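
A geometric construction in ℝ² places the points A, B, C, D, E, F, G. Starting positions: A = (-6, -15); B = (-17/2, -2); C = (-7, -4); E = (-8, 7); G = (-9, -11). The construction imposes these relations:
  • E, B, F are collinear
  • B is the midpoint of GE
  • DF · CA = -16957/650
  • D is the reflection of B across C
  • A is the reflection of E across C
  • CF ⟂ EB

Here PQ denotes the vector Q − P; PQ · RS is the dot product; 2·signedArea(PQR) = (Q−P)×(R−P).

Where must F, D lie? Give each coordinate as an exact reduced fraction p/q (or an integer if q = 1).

D = (-11/2, -6)
F = (-2797/325, -1271/325)

1. F_x = -2797/325  [E, B, F are collinear ∩ CF ⟂ EB]
2. F_y = -1271/325  [E, B, F are collinear ∩ CF ⟂ EB]
   → F = (-2797/325, -1271/325)
3. D_x = -11/2  [D is the reflection of B across C]
4. D_y = -6  [D is the reflection of B across C]
   → D = (-11/2, -6)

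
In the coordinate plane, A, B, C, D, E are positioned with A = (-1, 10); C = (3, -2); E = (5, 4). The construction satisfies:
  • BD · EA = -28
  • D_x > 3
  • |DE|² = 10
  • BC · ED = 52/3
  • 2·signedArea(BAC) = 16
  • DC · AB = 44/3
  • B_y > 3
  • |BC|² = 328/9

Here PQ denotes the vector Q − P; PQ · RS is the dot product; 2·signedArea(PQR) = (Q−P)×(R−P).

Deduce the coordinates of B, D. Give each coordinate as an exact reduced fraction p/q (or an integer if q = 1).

B = (7/3, 4)
D = (4, 1)

1. B_x = 7/3  [line 12·x + 4·y + -44 = 0 ∩ |BC|² = 328/9]
2. B_y = 4  [line 12·x + 4·y + -44 = 0 ∩ |BC|² = 328/9]
   → B = (7/3, 4)
3. D_x = 4  [DC · AB = 44/3 ∩ BC · ED = 52/3]
4. D_y = 1  [DC · AB = 44/3 ∩ BC · ED = 52/3]
   → D = (4, 1)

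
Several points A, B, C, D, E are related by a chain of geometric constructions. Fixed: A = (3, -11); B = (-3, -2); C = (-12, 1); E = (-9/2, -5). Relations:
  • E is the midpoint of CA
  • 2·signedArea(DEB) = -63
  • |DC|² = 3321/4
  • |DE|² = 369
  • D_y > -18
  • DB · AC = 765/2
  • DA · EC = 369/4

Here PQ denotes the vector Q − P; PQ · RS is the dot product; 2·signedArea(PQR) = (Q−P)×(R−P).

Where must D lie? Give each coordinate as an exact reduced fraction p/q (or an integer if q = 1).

1. D_x = 21/2  [DB · AC = 765/2 ∩ 2·signedArea(DEB) = -63]
2. D_y = -17  [DB · AC = 765/2 ∩ 2·signedArea(DEB) = -63]
   → D = (21/2, -17)

D = (21/2, -17)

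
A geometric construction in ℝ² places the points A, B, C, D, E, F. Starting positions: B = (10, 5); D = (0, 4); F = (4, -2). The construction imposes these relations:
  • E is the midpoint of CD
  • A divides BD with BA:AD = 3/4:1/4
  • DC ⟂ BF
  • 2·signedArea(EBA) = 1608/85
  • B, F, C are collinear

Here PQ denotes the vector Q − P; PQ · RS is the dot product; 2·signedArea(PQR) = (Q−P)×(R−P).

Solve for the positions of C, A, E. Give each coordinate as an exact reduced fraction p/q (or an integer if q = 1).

A = (5/2, 17/4)
C = (448/85, -44/85)
E = (224/85, 148/85)

1. C_x = 448/85  [B, F, C are collinear ∩ DC ⟂ BF]
2. C_y = -44/85  [B, F, C are collinear ∩ DC ⟂ BF]
   → C = (448/85, -44/85)
3. A_x = 5/2  [A divides BD with BA:AD = 3/4:1/4]
4. A_y = 17/4  [A divides BD with BA:AD = 3/4:1/4]
   → A = (5/2, 17/4)
5. E_x = 224/85  [E is the midpoint of CD]
6. E_y = 148/85  [E is the midpoint of CD]
   → E = (224/85, 148/85)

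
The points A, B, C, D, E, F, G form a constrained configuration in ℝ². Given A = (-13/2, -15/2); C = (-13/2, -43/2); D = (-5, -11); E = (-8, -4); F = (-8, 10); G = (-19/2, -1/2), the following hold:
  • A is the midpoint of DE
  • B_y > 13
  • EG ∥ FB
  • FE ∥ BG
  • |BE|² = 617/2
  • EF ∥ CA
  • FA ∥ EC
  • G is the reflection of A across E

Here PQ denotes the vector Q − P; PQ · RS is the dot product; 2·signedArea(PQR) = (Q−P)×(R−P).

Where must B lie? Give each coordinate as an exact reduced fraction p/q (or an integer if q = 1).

1. B_x = -19/2  [FE ∥ BG ∩ EG ∥ FB]
2. B_y = 27/2  [FE ∥ BG ∩ EG ∥ FB]
   → B = (-19/2, 27/2)

B = (-19/2, 27/2)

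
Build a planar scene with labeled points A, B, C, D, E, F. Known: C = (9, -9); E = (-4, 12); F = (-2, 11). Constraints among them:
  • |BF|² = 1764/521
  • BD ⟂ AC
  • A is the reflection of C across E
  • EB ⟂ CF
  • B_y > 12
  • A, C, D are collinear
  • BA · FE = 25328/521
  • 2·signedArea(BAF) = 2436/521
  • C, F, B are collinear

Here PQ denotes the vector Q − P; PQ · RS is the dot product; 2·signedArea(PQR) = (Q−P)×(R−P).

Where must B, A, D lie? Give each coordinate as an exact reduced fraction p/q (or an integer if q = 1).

A = (-17, 33)
B = (-1504/521, 6571/521)
D = (-1260307/317810, 3796059/317810)

1. B_x = -1504/521  [C, F, B are collinear ∩ EB ⟂ CF]
2. B_y = 6571/521  [C, F, B are collinear ∩ EB ⟂ CF]
   → B = (-1504/521, 6571/521)
3. A_x = -17  [A is the reflection of C across E]
4. A_y = 33  [A is the reflection of C across E]
   → A = (-17, 33)
5. D_x = -1260307/317810  [A, C, D are collinear ∩ BD ⟂ AC]
6. D_y = 3796059/317810  [A, C, D are collinear ∩ BD ⟂ AC]
   → D = (-1260307/317810, 3796059/317810)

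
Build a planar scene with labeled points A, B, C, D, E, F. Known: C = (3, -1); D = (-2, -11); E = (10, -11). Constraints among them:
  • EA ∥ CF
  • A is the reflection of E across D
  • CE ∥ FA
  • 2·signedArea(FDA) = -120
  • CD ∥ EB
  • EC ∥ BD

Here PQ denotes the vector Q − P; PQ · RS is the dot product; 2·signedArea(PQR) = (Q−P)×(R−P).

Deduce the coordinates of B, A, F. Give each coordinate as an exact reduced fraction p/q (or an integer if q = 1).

A = (-14, -11)
B = (5, -21)
F = (-21, -1)

1. B_x = 5  [EC ∥ BD ∩ CD ∥ EB]
2. B_y = -21  [EC ∥ BD ∩ CD ∥ EB]
   → B = (5, -21)
3. A_x = -14  [A is the reflection of E across D]
4. A_y = -11  [A is the reflection of E across D]
   → A = (-14, -11)
5. F_x = -21  [CE ∥ FA ∩ EA ∥ CF]
6. F_y = -1  [CE ∥ FA ∩ EA ∥ CF]
   → F = (-21, -1)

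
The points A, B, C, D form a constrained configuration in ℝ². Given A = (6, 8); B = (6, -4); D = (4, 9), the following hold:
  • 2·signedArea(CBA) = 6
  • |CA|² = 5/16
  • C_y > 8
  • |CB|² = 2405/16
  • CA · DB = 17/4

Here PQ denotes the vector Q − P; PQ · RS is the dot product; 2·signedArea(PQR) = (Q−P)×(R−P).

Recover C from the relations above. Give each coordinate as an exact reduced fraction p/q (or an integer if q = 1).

1. C_x = 11/2  [CA · DB = 17/4 ∩ 2·signedArea(CBA) = 6]
2. C_y = 33/4  [CA · DB = 17/4 ∩ 2·signedArea(CBA) = 6]
   → C = (11/2, 33/4)

C = (11/2, 33/4)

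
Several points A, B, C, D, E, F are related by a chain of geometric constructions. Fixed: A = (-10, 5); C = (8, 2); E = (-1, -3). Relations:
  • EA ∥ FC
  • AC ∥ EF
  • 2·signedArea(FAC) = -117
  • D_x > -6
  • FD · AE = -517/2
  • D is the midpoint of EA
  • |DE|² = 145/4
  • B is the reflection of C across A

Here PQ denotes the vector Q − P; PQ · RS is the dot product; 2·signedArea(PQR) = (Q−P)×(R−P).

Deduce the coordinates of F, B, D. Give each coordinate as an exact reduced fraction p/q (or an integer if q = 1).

1. F_x = 17  [EA ∥ FC ∩ AC ∥ EF]
2. F_y = -6  [EA ∥ FC ∩ AC ∥ EF]
   → F = (17, -6)
3. B_x = -28  [B is the reflection of C across A]
4. B_y = 8  [B is the reflection of C across A]
   → B = (-28, 8)
5. D_x = -11/2  [D is the midpoint of EA]
6. D_y = 1  [D is the midpoint of EA]
   → D = (-11/2, 1)

B = (-28, 8)
D = (-11/2, 1)
F = (17, -6)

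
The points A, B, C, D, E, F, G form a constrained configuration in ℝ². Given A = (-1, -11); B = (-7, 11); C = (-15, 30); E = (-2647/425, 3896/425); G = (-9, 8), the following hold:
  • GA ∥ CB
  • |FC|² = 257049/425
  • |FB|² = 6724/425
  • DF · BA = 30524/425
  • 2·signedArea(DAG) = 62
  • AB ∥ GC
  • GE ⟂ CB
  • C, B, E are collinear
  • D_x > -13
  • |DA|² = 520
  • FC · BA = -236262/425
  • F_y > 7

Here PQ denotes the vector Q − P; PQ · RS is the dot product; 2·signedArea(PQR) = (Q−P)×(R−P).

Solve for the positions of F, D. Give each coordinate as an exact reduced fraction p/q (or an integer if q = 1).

D = (-5331/425, 3683/425)
F = (-2319/425, 3117/425)

1. F_x = -2319/425  [line -6·x + 22·y + -82488/425 = 0 ∩ |FC|² = 257049/425]
2. F_y = 3117/425  [line -6·x + 22·y + -82488/425 = 0 ∩ |FC|² = 257049/425]
   → F = (-2319/425, 3117/425)
3. D_x = -5331/425  [DF · BA = 30524/425 ∩ 2·signedArea(DAG) = 62]
4. D_y = 3683/425  [DF · BA = 30524/425 ∩ 2·signedArea(DAG) = 62]
   → D = (-5331/425, 3683/425)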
----------
• **PROBLEM STATEMENT**
If a line in the entries above contains "Starting", report it.

• **REPLY**
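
A geometric construction in ℝ² places the points A, B, C, D, E, F, G. Starting positions: A = (-6, -15); B = (-17/2, -2); C = (-7, -4); E = (-8, 7); G = (-9, -11). The construction imposes these relations:
A geometric construction in ℝ² places the points A, B, C, D, E, F. Starting positions: B = (10, 5); D = (0, 4); F = (4, -2). The construction imposes these relations: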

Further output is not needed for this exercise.